**WORK REQUEST**
Restate all of the entries verbatim.
==== RECORD EXTRACTS ====
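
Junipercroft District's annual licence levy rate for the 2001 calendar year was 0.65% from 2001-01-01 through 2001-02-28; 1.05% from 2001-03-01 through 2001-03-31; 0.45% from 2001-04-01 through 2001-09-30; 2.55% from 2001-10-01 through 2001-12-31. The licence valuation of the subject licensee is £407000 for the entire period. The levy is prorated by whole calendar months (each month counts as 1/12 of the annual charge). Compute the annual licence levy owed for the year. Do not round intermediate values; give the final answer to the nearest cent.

2001-01-01 to 2001-02-28: 2 months at 0.65% → £407000 × 0.65% × 2/12 = £440.9167
2001-03-01 to 2001-03-31: 1 month at 1.05% → £407000 × 1.05% × 1/12 = £356.1250
2001-04-01 to 2001-09-30: 6 months at 0.45% → £407000 × 0.45% × 6/12 = £915.7500
2001-10-01 to 2001-12-31: 3 months at 2.55% → £407000 × 2.55% × 3/12 = £2594.6250
Total = £4307.4167

£4307.42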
====
**SOLUTION TO THIS EXERCISE**
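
Junipercroft District's annual licence levy rate for the 2001 calendar year was 0.65% from 2001-01-01 through 2001-02-28; 1.05% from 2001-03-01 through 2001-03-31; 0.45% from 2001-04-01 through 2001-09-30; 2.55% from 2001-10-01 through 2001-12-31. The licence valuation of the subject licensee is £407000 for the entire period. The levy is prorated by whole calendar months (each month counts as 1/12 of the annual charge). Compute the annual licence levy owed for the year. Do not round intermediate values; give the final answer to the nearest cent.

2001-01-01 to 2001-02-28: 2 months at 0.65% → £407000 × 0.65% × 2/12 = £440.9167
2001-03-01 to 2001-03-31: 1 month at 1.05% → £407000 × 1.05% × 1/12 = £356.1250
2001-04-01 to 2001-09-30: 6 months at 0.45% → £407000 × 0.45% × 6/12 = £915.7500
2001-10-01 to 2001-12-31: 3 months at 2.55% → £407000 × 2.55% × 3/12 = £2594.6250
Total = £4307.4167

£4307.42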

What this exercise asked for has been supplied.